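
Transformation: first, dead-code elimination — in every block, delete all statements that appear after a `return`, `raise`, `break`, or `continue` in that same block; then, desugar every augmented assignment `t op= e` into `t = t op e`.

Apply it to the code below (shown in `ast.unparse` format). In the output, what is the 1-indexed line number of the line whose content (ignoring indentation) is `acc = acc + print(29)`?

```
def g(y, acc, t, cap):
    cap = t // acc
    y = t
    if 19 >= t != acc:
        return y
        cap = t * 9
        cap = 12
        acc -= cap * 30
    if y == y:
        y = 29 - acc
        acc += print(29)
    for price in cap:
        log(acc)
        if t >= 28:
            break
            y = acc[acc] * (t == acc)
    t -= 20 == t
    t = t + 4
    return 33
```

8

Transformed code:
def g(y, acc, t, cap):
    cap = t // acc
    y = t
    if 19 >= t != acc:
        return y
    if y == y:
        y = 29 - acc
        acc = acc + print(29)
    for price in cap:
        log(acc)
        if t >= 28:
            break
    t = t - (20 == t)
    t = t + 4
    return 33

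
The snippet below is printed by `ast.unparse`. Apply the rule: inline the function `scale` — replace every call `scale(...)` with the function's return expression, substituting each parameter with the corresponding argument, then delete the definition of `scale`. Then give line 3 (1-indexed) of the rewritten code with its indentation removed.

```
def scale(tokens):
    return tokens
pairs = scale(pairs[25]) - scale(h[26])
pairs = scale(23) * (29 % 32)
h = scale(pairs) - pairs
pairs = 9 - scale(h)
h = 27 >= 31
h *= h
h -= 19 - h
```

h = pairs - pairs

Transformed code:
pairs = pairs[25] - h[26]
pairs = 23 * (29 % 32)
h = pairs - pairs
pairs = 9 - h
h = 27 >= 31
h *= h
h -= 19 - h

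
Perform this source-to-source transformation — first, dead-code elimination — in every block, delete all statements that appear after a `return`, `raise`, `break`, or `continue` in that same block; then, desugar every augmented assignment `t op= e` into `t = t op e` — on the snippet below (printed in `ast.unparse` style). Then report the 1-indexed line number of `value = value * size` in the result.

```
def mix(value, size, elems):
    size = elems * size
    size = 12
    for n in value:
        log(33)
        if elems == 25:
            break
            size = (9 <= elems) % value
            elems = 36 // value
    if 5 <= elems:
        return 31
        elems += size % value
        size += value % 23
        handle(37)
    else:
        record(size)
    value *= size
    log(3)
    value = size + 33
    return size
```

12

Transformed code:
def mix(value, size, elems):
    size = elems * size
    size = 12
    for n in value:
        log(33)
        if elems == 25:
            break
    if 5 <= elems:
        return 31
    else:
        record(size)
    value = value * size
    log(3)
    value = size + 33
    return size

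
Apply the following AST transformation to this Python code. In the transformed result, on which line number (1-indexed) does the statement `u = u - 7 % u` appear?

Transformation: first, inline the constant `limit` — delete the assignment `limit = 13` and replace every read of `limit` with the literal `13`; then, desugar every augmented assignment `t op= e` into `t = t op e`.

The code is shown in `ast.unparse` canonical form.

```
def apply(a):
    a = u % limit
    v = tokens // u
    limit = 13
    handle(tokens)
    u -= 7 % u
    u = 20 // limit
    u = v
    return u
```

5

Transformed code:
def apply(a):
    a = u % 13
    v = tokens // u
    handle(tokens)
    u = u - 7 % u
    u = 20 // 13
    u = v
    return u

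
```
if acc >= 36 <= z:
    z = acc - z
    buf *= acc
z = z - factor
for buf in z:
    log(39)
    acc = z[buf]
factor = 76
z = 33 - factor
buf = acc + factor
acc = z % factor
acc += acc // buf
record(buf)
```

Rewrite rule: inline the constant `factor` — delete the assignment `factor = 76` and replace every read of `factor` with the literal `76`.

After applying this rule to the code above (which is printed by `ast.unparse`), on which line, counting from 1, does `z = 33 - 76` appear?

8

Transformed code:
if acc >= 36 <= z:
    z = acc - z
    buf *= acc
z = z - 76
for buf in z:
    log(39)
    acc = z[buf]
z = 33 - 76
buf = acc + 76
acc = z % 76
acc += acc // buf
record(buf)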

# # # #

TASK DIRECTIONS |
Scan the records for the string "factor" and report each line where it occurs.

FINISHED EXERCISE |
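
z = z - factor
factor = 76
z = 33 - factor
buf = acc + factor
acc = z % factor
Rewrite rule: inline the constant `factor` — delete the assignment `factor = 76` and replace every read of `factor` with the literal `76`.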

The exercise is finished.